### Input records
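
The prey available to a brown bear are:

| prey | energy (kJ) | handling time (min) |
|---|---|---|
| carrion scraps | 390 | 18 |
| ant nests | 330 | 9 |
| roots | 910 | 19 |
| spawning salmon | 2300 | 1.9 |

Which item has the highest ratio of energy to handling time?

Profitability E/h (kJ/min): carrion scraps = 390/18 = 21.7, ant nests = 330/9 = 36.7, roots = 910/19 = 47.9, spawning salmon = 2300/1.9 = 1.21e+03.
Ranked: spawning salmon > roots > ant nests > carrion scraps.

spawning salmon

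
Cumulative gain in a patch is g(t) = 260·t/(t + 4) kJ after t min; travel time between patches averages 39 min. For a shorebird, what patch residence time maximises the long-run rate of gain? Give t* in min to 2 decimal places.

By the marginal value theorem, leave when the instantaneous gain rate g'(t) equals the habitat-wide average g(t)/(T + t).
g'(t) = 260·4/(t + 4)². Setting 260·4/(t+4)² = 260t/[(t+4)(39+t)] gives 4(39+t) = t(t+4), so t² = 4×39 = 156.
t* = √156 = 12.49 min.

12.49 min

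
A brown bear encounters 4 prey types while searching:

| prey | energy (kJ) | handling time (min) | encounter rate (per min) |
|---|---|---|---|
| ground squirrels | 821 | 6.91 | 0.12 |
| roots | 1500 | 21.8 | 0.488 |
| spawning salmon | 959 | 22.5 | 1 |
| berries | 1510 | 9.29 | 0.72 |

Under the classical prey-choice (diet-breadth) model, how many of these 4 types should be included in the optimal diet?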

### Task item
Please transcribe the records above in full, keeping every word.

### Output below
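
The prey available to a brown bear are:

| prey | energy (kJ) | handling time (min) |
|---|---|---|
| carrion scraps | 390 | 18 |
| ant nests | 330 | 9 |
| roots | 910 | 19 |
| spawning salmon | 2300 | 1.9 |

Which item has the highest ratio of energy to handling time?

Profitability E/h (kJ/min): carrion scraps = 390/18 = 21.7, ant nests = 330/9 = 36.7, roots = 910/19 = 47.9, spawning salmon = 2300/1.9 = 1.21e+03.
Ranked: spawning salmon > roots > ant nests > carrion scraps.

spawning salmon

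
Cumulative gain in a patch is g(t) = 260·t/(t + 4) kJ after t min; travel time between patches averages 39 min. For a shorebird, what patch residence time maximises the long-run rate of gain? Give t* in min to 2 decimal places.

By the marginal value theorem, leave when the instantaneous gain rate g'(t) equals the habitat-wide average g(t)/(T + t).
g'(t) = 260·4/(t + 4)². Setting 260·4/(t+4)² = 260t/[(t+4)(39+t)] gives 4(39+t) = t(t+4), so t² = 4×39 = 156.
t* = √156 = 12.49 min.

12.49 min

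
A brown bear encounters 4 prey types while searching:

| prey | energy (kJ) | handling time (min) | encounter rate (per min) |
|---|---|---|---|
| ground squirrels | 821 | 6.91 | 0.12 |
| roots | 1500 | 21.8 | 0.488 |
| spawning salmon | 959 | 22.5 | 1 |
| berries | 1510 | 9.29 | 0.72 |

Under the classical prey-choice (diet-breadth) model, how many of these 4 types should be included in the optimal diet?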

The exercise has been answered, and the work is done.